THE PROBLEM: Which lines of the material hold the word "below"? Copy each one.

RECORDS:
##############################

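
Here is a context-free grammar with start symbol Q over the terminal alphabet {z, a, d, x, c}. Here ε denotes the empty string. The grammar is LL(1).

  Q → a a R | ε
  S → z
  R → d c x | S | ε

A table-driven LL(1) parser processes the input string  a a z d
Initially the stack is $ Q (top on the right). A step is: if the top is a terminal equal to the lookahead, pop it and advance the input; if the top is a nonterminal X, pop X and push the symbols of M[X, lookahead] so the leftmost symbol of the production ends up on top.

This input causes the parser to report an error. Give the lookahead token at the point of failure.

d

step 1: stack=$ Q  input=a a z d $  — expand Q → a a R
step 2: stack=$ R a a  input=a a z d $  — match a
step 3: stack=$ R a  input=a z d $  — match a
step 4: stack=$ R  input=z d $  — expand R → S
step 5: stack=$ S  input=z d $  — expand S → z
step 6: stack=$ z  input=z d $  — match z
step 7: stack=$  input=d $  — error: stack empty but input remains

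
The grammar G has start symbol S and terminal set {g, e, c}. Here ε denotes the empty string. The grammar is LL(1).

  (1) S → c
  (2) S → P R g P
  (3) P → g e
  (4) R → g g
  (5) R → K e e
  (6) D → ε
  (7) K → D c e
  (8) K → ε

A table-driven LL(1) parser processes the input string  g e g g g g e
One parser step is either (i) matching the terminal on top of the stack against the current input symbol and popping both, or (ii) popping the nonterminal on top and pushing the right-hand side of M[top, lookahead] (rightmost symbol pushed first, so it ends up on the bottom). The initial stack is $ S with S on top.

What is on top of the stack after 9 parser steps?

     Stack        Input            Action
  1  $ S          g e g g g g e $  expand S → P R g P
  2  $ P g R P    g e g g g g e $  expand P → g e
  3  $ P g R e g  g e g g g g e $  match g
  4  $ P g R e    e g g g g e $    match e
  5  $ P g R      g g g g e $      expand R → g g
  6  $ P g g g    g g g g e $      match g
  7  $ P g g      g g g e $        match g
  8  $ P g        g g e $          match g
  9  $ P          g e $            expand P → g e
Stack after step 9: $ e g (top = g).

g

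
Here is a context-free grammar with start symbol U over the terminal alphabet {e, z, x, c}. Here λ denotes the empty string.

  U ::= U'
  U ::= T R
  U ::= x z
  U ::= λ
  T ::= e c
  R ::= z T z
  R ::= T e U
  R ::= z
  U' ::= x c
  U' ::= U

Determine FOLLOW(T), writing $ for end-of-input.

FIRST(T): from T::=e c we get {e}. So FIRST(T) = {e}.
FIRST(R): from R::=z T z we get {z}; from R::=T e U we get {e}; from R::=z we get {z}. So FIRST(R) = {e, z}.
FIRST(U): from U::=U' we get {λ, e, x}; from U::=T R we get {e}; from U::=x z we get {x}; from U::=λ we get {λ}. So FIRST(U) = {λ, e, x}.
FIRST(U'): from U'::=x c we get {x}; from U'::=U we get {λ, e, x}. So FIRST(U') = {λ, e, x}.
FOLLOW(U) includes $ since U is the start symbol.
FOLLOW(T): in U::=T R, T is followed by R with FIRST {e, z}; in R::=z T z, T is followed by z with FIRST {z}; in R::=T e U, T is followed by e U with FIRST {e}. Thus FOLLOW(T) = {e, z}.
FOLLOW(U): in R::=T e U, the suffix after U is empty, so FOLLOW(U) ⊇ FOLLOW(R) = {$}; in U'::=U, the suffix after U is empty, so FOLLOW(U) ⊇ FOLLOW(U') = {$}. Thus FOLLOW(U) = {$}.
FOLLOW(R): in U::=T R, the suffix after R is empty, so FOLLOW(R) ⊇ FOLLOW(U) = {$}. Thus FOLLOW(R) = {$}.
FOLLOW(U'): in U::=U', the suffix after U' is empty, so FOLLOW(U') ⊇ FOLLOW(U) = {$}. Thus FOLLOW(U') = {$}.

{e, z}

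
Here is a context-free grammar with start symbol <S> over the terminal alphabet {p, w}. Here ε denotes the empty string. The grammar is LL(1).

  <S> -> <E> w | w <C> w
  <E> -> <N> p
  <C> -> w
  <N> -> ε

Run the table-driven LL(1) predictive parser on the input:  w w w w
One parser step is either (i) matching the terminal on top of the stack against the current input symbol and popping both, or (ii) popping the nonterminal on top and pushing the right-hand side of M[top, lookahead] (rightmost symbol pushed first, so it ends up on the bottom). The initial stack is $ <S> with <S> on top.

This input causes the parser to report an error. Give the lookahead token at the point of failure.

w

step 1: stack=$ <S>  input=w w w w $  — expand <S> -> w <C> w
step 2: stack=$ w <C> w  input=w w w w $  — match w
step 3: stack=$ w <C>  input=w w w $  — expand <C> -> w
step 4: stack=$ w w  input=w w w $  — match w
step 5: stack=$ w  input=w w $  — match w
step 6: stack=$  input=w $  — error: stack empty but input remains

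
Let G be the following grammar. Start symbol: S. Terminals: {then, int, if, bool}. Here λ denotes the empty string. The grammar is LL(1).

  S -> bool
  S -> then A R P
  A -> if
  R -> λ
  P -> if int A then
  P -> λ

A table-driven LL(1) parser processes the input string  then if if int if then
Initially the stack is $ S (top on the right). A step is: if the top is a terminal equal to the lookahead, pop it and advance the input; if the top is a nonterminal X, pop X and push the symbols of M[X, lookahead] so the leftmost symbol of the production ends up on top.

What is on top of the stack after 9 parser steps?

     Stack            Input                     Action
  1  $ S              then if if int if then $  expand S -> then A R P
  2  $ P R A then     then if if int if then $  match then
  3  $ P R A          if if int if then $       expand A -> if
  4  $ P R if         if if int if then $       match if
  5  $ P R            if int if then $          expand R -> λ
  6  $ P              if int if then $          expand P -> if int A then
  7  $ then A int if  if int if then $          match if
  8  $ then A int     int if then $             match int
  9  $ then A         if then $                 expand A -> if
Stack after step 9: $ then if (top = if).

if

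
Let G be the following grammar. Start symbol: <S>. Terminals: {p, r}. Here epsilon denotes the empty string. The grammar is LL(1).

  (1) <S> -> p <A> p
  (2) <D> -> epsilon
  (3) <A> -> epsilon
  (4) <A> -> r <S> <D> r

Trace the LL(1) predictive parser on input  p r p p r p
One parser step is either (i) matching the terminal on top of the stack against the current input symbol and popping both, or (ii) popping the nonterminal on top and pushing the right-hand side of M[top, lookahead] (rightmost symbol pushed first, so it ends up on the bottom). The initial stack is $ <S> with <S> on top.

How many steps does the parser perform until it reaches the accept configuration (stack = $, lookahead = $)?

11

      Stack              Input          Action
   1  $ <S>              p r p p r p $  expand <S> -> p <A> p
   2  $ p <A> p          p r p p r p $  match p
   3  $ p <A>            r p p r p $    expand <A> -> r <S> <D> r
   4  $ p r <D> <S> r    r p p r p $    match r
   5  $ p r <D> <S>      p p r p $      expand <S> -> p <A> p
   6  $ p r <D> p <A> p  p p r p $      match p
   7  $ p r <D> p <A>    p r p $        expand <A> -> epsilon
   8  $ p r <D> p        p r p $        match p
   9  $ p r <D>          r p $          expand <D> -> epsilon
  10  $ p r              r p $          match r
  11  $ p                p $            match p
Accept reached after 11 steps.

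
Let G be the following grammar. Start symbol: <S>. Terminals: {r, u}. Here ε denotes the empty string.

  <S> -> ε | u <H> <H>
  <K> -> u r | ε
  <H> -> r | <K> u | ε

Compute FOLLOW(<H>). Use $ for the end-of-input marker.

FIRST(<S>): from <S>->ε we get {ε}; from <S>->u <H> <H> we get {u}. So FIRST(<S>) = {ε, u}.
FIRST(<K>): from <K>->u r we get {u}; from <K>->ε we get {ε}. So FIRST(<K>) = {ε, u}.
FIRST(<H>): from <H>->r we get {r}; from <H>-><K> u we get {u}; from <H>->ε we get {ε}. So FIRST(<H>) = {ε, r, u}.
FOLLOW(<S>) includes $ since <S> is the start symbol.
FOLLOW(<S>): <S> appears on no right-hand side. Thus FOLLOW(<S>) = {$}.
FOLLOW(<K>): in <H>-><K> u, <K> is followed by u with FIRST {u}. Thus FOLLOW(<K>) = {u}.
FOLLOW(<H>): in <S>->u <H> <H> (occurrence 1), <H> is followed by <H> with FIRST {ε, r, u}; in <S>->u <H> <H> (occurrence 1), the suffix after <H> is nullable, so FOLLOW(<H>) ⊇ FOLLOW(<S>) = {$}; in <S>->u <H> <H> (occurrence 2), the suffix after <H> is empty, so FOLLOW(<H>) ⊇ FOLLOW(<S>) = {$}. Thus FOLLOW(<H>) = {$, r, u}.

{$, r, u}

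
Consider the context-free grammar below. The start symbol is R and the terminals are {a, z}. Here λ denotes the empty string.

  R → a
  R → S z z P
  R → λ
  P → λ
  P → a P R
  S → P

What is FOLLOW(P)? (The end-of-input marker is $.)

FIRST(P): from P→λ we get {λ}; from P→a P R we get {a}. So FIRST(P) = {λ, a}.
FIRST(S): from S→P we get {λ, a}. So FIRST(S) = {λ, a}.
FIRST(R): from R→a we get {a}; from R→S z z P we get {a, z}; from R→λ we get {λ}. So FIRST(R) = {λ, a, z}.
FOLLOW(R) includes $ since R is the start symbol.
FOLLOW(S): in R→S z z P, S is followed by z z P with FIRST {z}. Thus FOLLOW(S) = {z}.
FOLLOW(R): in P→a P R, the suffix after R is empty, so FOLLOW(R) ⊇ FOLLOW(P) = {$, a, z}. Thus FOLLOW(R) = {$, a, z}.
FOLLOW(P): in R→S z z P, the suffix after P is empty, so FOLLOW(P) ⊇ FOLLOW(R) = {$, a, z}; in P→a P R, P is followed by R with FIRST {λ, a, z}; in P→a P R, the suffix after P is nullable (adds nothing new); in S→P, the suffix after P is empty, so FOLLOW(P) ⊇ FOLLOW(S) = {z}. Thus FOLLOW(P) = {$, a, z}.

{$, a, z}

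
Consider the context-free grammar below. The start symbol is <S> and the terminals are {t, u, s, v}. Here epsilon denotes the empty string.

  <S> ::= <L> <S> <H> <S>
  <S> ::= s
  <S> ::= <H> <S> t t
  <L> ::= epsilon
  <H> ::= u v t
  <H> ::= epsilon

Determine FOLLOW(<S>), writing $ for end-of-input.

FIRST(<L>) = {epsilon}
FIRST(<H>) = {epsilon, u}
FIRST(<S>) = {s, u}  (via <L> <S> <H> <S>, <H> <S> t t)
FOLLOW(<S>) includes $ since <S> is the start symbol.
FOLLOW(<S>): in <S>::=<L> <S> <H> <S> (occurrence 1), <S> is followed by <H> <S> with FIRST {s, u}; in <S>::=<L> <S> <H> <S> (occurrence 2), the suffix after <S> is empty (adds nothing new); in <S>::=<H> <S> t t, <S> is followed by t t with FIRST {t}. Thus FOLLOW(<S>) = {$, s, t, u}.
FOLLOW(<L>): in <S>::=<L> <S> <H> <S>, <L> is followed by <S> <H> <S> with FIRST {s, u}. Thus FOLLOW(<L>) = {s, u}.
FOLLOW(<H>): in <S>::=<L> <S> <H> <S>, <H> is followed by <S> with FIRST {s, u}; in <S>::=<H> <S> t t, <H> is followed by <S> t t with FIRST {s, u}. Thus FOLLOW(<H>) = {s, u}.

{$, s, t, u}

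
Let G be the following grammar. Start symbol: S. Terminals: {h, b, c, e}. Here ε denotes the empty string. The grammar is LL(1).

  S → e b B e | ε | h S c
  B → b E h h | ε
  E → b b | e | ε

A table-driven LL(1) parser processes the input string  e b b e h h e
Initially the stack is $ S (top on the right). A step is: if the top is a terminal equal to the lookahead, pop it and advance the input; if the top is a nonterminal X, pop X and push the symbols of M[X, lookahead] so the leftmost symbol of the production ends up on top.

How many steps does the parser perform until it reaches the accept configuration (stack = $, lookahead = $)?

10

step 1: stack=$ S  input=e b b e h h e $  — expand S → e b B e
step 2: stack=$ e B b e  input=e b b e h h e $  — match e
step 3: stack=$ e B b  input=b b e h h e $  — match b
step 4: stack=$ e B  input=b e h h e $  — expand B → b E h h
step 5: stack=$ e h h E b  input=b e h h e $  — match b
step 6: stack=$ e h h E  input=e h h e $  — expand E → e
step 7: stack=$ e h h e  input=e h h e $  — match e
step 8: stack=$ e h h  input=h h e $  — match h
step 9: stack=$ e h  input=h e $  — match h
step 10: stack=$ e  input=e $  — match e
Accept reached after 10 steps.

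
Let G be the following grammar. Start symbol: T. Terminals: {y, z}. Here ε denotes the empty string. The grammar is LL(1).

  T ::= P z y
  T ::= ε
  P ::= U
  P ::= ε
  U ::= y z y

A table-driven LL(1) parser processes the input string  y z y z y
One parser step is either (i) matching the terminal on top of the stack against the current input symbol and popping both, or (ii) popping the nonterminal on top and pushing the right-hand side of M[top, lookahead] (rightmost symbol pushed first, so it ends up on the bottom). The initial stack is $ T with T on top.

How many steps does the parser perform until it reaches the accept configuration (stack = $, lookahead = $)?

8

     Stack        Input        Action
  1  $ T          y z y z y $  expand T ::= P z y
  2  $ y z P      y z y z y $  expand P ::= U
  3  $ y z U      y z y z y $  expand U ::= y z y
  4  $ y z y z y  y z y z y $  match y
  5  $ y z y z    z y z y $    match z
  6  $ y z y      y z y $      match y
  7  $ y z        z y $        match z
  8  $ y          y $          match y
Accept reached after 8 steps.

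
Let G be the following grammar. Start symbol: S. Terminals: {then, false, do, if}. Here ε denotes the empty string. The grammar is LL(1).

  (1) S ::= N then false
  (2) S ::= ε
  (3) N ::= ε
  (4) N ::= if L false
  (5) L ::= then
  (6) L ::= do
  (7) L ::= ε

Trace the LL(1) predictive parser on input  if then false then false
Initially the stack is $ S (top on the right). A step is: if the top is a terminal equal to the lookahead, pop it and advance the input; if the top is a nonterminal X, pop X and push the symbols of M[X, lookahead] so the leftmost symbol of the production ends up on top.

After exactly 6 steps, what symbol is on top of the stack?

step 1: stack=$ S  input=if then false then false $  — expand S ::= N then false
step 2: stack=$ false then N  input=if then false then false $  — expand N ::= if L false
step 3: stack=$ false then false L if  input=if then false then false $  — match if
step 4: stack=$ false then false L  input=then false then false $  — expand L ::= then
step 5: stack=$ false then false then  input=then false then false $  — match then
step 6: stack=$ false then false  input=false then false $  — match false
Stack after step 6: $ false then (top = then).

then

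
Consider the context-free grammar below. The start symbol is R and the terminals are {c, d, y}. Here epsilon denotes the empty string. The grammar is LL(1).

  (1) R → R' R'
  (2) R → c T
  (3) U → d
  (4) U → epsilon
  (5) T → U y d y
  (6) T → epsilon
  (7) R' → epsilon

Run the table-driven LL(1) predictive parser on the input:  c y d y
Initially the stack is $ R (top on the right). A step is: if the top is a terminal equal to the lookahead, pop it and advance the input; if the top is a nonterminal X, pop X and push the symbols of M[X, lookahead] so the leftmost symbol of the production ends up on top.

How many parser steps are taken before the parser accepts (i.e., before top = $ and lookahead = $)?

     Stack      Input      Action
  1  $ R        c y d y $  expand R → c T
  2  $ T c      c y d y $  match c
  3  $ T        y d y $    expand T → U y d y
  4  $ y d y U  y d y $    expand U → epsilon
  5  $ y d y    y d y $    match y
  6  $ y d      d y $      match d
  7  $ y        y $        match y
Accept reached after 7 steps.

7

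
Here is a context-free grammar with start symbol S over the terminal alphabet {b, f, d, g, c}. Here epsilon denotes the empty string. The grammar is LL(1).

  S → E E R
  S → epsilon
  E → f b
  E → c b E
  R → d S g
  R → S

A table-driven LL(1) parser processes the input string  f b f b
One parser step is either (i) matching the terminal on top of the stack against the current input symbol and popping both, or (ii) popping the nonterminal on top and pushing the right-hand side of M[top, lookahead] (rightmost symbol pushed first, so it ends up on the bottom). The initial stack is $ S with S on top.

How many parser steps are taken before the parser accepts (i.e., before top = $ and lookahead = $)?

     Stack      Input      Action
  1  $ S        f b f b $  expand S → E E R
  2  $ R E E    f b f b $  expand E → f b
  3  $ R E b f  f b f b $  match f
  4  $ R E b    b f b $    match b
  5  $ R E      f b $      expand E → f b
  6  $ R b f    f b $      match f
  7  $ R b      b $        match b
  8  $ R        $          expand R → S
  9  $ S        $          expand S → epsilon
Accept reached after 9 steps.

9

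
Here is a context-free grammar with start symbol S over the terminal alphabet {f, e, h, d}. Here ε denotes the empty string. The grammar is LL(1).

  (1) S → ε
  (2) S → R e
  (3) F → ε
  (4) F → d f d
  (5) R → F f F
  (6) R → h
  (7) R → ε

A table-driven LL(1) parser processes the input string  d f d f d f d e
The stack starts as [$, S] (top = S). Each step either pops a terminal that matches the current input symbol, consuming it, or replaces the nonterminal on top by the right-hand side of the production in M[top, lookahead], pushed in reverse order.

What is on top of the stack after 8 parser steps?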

##############################

REPLY TO THE TASK:
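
Consider the context-free grammar below. The start symbol is R and the terminals are {a, z}. Here λ denotes the empty string.
Consider the context-free grammar below. The start symbol is <S> and the terminals are {t, u, s, v}. Here epsilon denotes the empty string.
Consider the context-free grammar below. The start symbol is R and the terminals are {c, d, y}. Here epsilon denotes the empty string. The grammar is LL(1).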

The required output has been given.